[Records from a collection]
- - - - - - -
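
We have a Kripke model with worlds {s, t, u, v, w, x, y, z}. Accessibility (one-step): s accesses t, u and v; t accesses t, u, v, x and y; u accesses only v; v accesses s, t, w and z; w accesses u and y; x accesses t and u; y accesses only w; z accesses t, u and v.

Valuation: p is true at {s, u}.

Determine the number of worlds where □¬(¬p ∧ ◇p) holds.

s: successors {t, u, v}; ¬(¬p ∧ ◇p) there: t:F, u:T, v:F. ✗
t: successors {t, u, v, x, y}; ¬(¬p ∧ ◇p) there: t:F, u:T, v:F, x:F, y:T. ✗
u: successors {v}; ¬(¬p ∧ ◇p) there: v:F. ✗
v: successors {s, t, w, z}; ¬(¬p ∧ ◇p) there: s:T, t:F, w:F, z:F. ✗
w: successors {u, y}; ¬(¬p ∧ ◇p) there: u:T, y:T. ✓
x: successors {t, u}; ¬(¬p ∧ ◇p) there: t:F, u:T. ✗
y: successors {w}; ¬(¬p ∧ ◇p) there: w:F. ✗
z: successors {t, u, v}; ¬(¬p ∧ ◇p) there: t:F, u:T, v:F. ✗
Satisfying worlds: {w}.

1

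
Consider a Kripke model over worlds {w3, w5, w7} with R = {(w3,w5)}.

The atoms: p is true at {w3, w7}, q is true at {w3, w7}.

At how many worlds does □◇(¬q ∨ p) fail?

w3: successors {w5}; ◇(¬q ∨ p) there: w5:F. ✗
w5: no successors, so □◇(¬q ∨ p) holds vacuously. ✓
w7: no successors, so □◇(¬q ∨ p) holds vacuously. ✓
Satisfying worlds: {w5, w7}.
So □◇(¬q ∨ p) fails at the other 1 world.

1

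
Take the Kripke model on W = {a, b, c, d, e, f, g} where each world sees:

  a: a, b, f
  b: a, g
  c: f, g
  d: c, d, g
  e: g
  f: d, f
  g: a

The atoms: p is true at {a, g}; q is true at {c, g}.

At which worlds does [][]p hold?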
- - - - - - -
__Exercise requirements__
Pick out the lines above that hold the string "Kripke" and show them.

__Answer to the exercise__
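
We have a Kripke model with worlds {s, t, u, v, w, x, y, z}. Accessibility (one-step): s accesses t, u and v; t accesses t, u, v, x and y; u accesses only v; v accesses s, t, w and z; w accesses u and y; x accesses t and u; y accesses only w; z accesses t, u and v.
Consider a Kripke model over worlds {w3, w5, w7} with R = {(w3,w5)}.
Take the Kripke model on W = {a, b, c, d, e, f, g} where each world sees: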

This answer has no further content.